WORK TO BE COMPLETED: Copy out every line of the data where the word "places" is found.

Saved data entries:
○ ○ ○ ○ ○ ○ ○

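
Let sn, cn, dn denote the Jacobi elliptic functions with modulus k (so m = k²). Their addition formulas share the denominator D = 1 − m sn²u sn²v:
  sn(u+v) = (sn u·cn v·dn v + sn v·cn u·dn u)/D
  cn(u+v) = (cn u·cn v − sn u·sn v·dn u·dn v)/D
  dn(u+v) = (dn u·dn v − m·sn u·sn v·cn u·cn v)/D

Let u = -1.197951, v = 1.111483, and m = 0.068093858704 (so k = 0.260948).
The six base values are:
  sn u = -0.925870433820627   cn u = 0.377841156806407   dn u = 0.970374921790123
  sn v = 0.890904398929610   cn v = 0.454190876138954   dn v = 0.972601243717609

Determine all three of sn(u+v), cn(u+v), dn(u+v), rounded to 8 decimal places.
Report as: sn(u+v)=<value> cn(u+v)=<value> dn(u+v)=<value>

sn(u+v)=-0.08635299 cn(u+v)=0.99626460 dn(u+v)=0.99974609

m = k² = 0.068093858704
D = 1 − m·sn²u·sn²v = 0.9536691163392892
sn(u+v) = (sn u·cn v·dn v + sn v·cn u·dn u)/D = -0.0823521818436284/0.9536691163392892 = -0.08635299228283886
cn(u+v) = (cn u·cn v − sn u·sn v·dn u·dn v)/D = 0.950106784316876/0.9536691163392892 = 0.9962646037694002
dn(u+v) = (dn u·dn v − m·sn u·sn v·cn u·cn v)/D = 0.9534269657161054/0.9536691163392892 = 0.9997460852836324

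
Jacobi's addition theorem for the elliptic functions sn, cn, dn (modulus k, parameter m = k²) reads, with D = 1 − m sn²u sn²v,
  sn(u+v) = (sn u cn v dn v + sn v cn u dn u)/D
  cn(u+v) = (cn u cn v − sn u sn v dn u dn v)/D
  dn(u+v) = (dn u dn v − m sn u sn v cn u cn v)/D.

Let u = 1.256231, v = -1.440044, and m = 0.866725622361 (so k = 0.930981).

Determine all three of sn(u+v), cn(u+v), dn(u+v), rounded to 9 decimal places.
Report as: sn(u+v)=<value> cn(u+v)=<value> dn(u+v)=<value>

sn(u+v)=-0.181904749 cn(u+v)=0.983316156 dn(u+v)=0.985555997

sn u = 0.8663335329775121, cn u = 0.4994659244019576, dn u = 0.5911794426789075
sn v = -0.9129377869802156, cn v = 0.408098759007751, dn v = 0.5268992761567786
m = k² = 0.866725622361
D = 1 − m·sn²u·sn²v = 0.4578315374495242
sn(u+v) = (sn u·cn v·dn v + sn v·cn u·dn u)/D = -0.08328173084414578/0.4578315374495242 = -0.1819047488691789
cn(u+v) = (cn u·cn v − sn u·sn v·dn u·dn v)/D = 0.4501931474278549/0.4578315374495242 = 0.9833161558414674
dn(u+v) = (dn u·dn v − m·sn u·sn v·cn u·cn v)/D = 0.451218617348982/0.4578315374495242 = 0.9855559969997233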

○ ○ ○ ○ ○ ○ ○

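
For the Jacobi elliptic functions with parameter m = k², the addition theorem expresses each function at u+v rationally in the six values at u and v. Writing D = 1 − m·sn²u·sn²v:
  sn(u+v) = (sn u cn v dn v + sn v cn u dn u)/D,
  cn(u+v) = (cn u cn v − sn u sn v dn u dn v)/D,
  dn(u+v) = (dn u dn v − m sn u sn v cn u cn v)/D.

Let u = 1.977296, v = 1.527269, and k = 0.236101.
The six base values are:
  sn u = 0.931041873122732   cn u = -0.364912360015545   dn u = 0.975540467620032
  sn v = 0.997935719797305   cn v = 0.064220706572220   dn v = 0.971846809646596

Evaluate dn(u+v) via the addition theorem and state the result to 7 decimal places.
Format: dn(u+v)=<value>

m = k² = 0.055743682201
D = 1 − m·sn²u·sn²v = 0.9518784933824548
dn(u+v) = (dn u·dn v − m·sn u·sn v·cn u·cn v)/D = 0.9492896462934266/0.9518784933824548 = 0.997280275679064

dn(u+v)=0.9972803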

○ ○ ○ ○ ○ ○ ○

TASK SOLUTION:
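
Determine all three of sn(u+v), cn(u+v), dn(u+v), rounded to 8 decimal places.
Determine all three of sn(u+v), cn(u+v), dn(u+v), rounded to 9 decimal places.
Evaluate dn(u+v) via the addition theorem and state the result to 7 decimal places.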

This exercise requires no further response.